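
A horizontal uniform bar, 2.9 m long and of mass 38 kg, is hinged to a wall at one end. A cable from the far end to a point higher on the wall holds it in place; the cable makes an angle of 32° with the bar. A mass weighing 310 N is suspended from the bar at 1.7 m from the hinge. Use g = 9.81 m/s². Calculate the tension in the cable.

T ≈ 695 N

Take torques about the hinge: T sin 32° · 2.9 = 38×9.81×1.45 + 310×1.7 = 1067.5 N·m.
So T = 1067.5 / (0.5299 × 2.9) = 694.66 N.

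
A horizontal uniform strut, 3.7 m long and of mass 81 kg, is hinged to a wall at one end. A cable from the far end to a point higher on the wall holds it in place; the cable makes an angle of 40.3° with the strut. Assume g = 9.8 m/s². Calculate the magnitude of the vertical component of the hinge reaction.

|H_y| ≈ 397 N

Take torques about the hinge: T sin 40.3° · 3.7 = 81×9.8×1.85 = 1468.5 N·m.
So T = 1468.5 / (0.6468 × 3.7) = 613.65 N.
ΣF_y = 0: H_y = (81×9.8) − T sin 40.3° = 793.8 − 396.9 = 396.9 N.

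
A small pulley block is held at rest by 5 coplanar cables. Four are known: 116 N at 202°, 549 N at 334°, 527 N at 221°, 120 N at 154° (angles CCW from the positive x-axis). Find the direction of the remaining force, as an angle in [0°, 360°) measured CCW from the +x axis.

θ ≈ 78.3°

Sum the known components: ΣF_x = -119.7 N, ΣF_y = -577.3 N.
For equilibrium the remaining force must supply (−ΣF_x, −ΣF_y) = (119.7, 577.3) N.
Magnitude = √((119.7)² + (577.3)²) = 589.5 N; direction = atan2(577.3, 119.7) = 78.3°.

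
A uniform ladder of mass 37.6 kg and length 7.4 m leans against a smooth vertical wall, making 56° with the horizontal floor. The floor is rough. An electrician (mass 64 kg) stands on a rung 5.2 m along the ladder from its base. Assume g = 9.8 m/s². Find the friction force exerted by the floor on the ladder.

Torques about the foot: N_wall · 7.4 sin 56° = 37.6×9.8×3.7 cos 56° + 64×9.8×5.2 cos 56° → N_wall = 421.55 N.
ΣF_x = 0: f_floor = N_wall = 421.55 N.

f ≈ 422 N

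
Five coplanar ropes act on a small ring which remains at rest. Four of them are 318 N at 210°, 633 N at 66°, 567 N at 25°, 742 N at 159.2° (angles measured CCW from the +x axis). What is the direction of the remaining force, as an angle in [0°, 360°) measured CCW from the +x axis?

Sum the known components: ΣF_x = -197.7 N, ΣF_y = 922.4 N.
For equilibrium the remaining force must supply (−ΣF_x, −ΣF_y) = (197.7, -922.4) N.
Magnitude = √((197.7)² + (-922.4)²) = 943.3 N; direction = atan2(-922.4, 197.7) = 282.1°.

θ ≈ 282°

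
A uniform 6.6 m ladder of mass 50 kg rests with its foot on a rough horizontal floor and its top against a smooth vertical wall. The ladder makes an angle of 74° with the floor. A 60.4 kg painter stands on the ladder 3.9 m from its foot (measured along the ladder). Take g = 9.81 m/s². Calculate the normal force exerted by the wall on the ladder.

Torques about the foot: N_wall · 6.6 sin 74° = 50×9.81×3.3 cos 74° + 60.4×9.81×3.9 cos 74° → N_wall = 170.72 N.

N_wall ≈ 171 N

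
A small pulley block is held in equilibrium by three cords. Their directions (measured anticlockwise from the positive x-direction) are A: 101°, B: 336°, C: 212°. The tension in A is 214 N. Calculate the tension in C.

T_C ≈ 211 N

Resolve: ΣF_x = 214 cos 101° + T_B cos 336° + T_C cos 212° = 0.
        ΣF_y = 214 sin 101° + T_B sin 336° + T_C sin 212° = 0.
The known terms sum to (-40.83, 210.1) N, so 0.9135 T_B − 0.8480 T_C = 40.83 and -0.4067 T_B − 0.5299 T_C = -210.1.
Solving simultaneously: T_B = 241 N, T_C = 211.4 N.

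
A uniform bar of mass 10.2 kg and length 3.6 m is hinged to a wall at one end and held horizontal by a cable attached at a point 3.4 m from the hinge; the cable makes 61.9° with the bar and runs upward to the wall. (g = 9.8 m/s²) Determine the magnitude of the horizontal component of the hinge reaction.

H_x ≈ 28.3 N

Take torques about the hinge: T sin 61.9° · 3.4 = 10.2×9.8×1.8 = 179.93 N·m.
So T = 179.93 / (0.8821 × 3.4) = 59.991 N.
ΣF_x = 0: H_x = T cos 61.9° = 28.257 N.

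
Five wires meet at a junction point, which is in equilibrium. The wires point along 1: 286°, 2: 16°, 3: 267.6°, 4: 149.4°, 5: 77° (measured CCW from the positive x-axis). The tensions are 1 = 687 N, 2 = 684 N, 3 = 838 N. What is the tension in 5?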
################
* Action item
Exactly as shown, give every record again.

* Finished exercise
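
A horizontal uniform bar, 2.9 m long and of mass 38 kg, is hinged to a wall at one end. A cable from the far end to a point higher on the wall holds it in place; the cable makes an angle of 32° with the bar. A mass weighing 310 N is suspended from the bar at 1.7 m from the hinge. Use g = 9.81 m/s². Calculate the tension in the cable.

T ≈ 695 N

Take torques about the hinge: T sin 32° · 2.9 = 38×9.81×1.45 + 310×1.7 = 1067.5 N·m.
So T = 1067.5 / (0.5299 × 2.9) = 694.66 N.

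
A horizontal uniform strut, 3.7 m long and of mass 81 kg, is hinged to a wall at one end. A cable from the far end to a point higher on the wall holds it in place; the cable makes an angle of 40.3° with the strut. Assume g = 9.8 m/s². Calculate the magnitude of the vertical component of the hinge reaction.

|H_y| ≈ 397 N

Take torques about the hinge: T sin 40.3° · 3.7 = 81×9.8×1.85 = 1468.5 N·m.
So T = 1468.5 / (0.6468 × 3.7) = 613.65 N.
ΣF_y = 0: H_y = (81×9.8) − T sin 40.3° = 793.8 − 396.9 = 396.9 N.

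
A small pulley block is held at rest by 5 coplanar cables. Four are known: 116 N at 202°, 549 N at 334°, 527 N at 221°, 120 N at 154° (angles CCW from the positive x-axis). Find the direction of the remaining force, as an angle in [0°, 360°) measured CCW from the +x axis.

θ ≈ 78.3°

Sum the known components: ΣF_x = -119.7 N, ΣF_y = -577.3 N.
For equilibrium the remaining force must supply (−ΣF_x, −ΣF_y) = (119.7, 577.3) N.
Magnitude = √((119.7)² + (577.3)²) = 589.5 N; direction = atan2(577.3, 119.7) = 78.3°.

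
A uniform ladder of mass 37.6 kg and length 7.4 m leans against a smooth vertical wall, making 56° with the horizontal floor. The floor is rough. An electrician (mass 64 kg) stands on a rung 5.2 m along the ladder from its base. Assume g = 9.8 m/s². Find the friction force exerted by the floor on the ladder.

Torques about the foot: N_wall · 7.4 sin 56° = 37.6×9.8×3.7 cos 56° + 64×9.8×5.2 cos 56° → N_wall = 421.55 N.
ΣF_x = 0: f_floor = N_wall = 421.55 N.

f ≈ 422 N

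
Five coplanar ropes act on a small ring which remains at rest. Four of them are 318 N at 210°, 633 N at 66°, 567 N at 25°, 742 N at 159.2° (angles measured CCW from the +x axis). What is the direction of the remaining force, as an angle in [0°, 360°) measured CCW from the +x axis?

Sum the known components: ΣF_x = -197.7 N, ΣF_y = 922.4 N.
For equilibrium the remaining force must supply (−ΣF_x, −ΣF_y) = (197.7, -922.4) N.
Magnitude = √((197.7)² + (-922.4)²) = 943.3 N; direction = atan2(-922.4, 197.7) = 282.1°.

θ ≈ 282°

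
A uniform 6.6 m ladder of mass 50 kg rests with its foot on a rough horizontal floor and its top against a smooth vertical wall. The ladder makes an angle of 74° with the floor. A 60.4 kg painter stands on the ladder 3.9 m from its foot (measured along the ladder). Take g = 9.81 m/s². Calculate the normal force exerted by the wall on the ladder.

Torques about the foot: N_wall · 6.6 sin 74° = 50×9.81×3.3 cos 74° + 60.4×9.81×3.9 cos 74° → N_wall = 170.72 N.

N_wall ≈ 171 N

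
A small pulley block is held in equilibrium by three cords. Their directions (measured anticlockwise from the positive x-direction) are A: 101°, B: 336°, C: 212°. The tension in A is 214 N. Calculate the tension in C.

T_C ≈ 211 N

Resolve: ΣF_x = 214 cos 101° + T_B cos 336° + T_C cos 212° = 0.
        ΣF_y = 214 sin 101° + T_B sin 336° + T_C sin 212° = 0.
The known terms sum to (-40.83, 210.1) N, so 0.9135 T_B − 0.8480 T_C = 40.83 and -0.4067 T_B − 0.5299 T_C = -210.1.
Solving simultaneously: T_B = 241 N, T_C = 211.4 N.

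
A uniform bar of mass 10.2 kg and length 3.6 m is hinged to a wall at one end and held horizontal by a cable attached at a point 3.4 m from the hinge; the cable makes 61.9° with the bar and runs upward to the wall. (g = 9.8 m/s²) Determine the magnitude of the horizontal component of the hinge reaction.

H_x ≈ 28.3 N

Take torques about the hinge: T sin 61.9° · 3.4 = 10.2×9.8×1.8 = 179.93 N·m.
So T = 179.93 / (0.8821 × 3.4) = 59.991 N.
ΣF_x = 0: H_x = T cos 61.9° = 28.257 N.

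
Five wires meet at a junction point, which is in equilibrium. The wires point along 1: 286°, 2: 16°, 3: 267.6°, 4: 149.4°, 5: 77° (measured CCW from the positive x-axis). The tensions are 1 = 687 N, 2 = 684 N, 3 = 838 N. What is the tension in 5?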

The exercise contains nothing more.